ABOUT THIS TASK: Every line of the data, first to last, must be written out unchanged.

MATERIALS PROVIDED:
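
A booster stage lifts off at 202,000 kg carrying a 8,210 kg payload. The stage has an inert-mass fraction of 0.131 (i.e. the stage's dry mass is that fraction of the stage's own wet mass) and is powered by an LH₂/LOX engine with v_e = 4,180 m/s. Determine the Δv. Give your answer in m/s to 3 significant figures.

Stage wet mass = m₀ − payload = 202,000 − 8,210 = 193,790 kg.
Stage dry mass = ε × stage wet mass = 0.131 × 193,790 = 25,386.5 kg.
Burnout mass m_f = stage dry + payload = 25,386.5 + 8,210 = 33,596.5 kg.
Rocket equation: Δv = v_e · ln(202,000/33,596.5) = 4180.0 × ln(6.013) = 4180.0 × 1.7938 ≈ 7498 m/s.

Δv ≈ 7500 m/s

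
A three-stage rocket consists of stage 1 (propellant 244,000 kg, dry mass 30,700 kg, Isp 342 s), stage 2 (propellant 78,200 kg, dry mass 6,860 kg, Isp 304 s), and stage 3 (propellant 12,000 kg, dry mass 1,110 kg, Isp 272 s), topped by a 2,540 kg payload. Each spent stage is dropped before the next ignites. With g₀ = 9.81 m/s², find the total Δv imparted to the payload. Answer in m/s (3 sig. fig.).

Ignition mass of stage 1 = 244,000+30,700 + 78,200+6,860 + 12,000+1,110 + 2,540 = 375,410 kg.
Stage 1: m₀ = 375,410 kg, m_f = 375,410 − 244,000 = 131,410 kg; Δv = 342×9.81×ln(2.857) = 3355.0×1.0497 ≈ 3522 m/s.
Stage 2: m₀ = 100,710 kg, m_f = 100,710 − 78,200 = 22,510 kg; Δv = 304×9.81×ln(4.474) = 2982.2×1.4983 ≈ 4468 m/s.
Stage 3: m₀ = 15,650 kg, m_f = 15,650 − 12,000 = 3,650 kg; Δv = 272×9.81×ln(4.288) = 2668.3×1.4557 ≈ 3884 m/s.
Total Δv = 3522 + 4468 + 3884 = 11874 m/s.

Δv ≈ 11900 m/s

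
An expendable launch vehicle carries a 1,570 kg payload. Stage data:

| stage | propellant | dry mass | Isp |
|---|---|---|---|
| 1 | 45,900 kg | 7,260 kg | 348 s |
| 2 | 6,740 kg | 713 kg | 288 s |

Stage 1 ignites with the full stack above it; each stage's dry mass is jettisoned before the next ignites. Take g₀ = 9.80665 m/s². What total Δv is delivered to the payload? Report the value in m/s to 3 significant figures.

Δv ≈ 8450 m/s

Ignition mass of stage 1 = 45,900+7,260 + 6,740+713 + 1,570 = 62,183 kg.
Stage 1: m₀ = 62,183 kg, m_f = 62,183 − 45,900 = 16,283 kg; Δv = 348×9.80665×ln(3.819) = 3412.7×1.3400 ≈ 4573 m/s.
Stage 2: m₀ = 9,023 kg, m_f = 9,023 − 6,740 = 2,283 kg; Δv = 288×9.80665×ln(3.952) = 2824.3×1.3743 ≈ 3881 m/s.
Total Δv = 4573 + 3881 = 8454 m/s.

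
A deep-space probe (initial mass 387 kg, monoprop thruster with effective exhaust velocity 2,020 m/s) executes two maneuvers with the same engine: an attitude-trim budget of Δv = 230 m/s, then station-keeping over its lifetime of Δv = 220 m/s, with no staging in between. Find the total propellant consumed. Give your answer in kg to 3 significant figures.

total propellant consumed ≈ 77.3 kg

After the first burn: m = 387 × exp(−230/2020.0) = 387 × 0.89238 = 345.351 kg.
After the second burn: m = 345.351 × exp(−220/2020.0) = 345.351 × 0.89681 = 309.714 kg.
Total propellant = m₀ − m_final = 387 − 309.714 = 77.286 kg.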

ANSWER BELOW:
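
A booster stage lifts off at 202,000 kg carrying a 8,210 kg payload. The stage has an inert-mass fraction of 0.131 (i.e. the stage's dry mass is that fraction of the stage's own wet mass) and is powered by an LH₂/LOX engine with v_e = 4,180 m/s. Determine the Δv. Give your answer in m/s to 3 significant figures.

Stage wet mass = m₀ − payload = 202,000 − 8,210 = 193,790 kg.
Stage dry mass = ε × stage wet mass = 0.131 × 193,790 = 25,386.5 kg.
Burnout mass m_f = stage dry + payload = 25,386.5 + 8,210 = 33,596.5 kg.
Rocket equation: Δv = v_e · ln(202,000/33,596.5) = 4180.0 × ln(6.013) = 4180.0 × 1.7938 ≈ 7498 m/s.

Δv ≈ 7500 m/s

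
A three-stage rocket consists of stage 1 (propellant 244,000 kg, dry mass 30,700 kg, Isp 342 s), stage 2 (propellant 78,200 kg, dry mass 6,860 kg, Isp 304 s), and stage 3 (propellant 12,000 kg, dry mass 1,110 kg, Isp 272 s), topped by a 2,540 kg payload. Each spent stage is dropped before the next ignites. With g₀ = 9.81 m/s², find the total Δv imparted to the payload. Answer in m/s (3 sig. fig.).

Ignition mass of stage 1 = 244,000+30,700 + 78,200+6,860 + 12,000+1,110 + 2,540 = 375,410 kg.
Stage 1: m₀ = 375,410 kg, m_f = 375,410 − 244,000 = 131,410 kg; Δv = 342×9.81×ln(2.857) = 3355.0×1.0497 ≈ 3522 m/s.
Stage 2: m₀ = 100,710 kg, m_f = 100,710 − 78,200 = 22,510 kg; Δv = 304×9.81×ln(4.474) = 2982.2×1.4983 ≈ 4468 m/s.
Stage 3: m₀ = 15,650 kg, m_f = 15,650 − 12,000 = 3,650 kg; Δv = 272×9.81×ln(4.288) = 2668.3×1.4557 ≈ 3884 m/s.
Total Δv = 3522 + 4468 + 3884 = 11874 m/s.

Δv ≈ 11900 m/s

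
An expendable launch vehicle carries a 1,570 kg payload. Stage data:

| stage | propellant | dry mass | Isp |
|---|---|---|---|
| 1 | 45,900 kg | 7,260 kg | 348 s |
| 2 | 6,740 kg | 713 kg | 288 s |

Stage 1 ignites with the full stack above it; each stage's dry mass is jettisoned before the next ignites. Take g₀ = 9.80665 m/s². What total Δv is delivered to the payload? Report the value in m/s to 3 significant figures.

Δv ≈ 8450 m/s

Ignition mass of stage 1 = 45,900+7,260 + 6,740+713 + 1,570 = 62,183 kg.
Stage 1: m₀ = 62,183 kg, m_f = 62,183 − 45,900 = 16,283 kg; Δv = 348×9.80665×ln(3.819) = 3412.7×1.3400 ≈ 4573 m/s.
Stage 2: m₀ = 9,023 kg, m_f = 9,023 − 6,740 = 2,283 kg; Δv = 288×9.80665×ln(3.952) = 2824.3×1.3743 ≈ 3881 m/s.
Total Δv = 4573 + 3881 = 8454 m/s.

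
A deep-space probe (initial mass 387 kg, monoprop thruster with effective exhaust velocity 2,020 m/s) executes two maneuvers with the same engine: an attitude-trim budget of Δv = 230 m/s, then station-keeping over its lifetime of Δv = 220 m/s, with no staging in between. Find the total propellant consumed. Give your answer in kg to 3 significant figures.

total propellant consumed ≈ 77.3 kg

After the first burn: m = 387 × exp(−230/2020.0) = 387 × 0.89238 = 345.351 kg.
After the second burn: m = 345.351 × exp(−220/2020.0) = 345.351 × 0.89681 = 309.714 kg.
Total propellant = m₀ − m_final = 387 − 309.714 = 77.286 kg.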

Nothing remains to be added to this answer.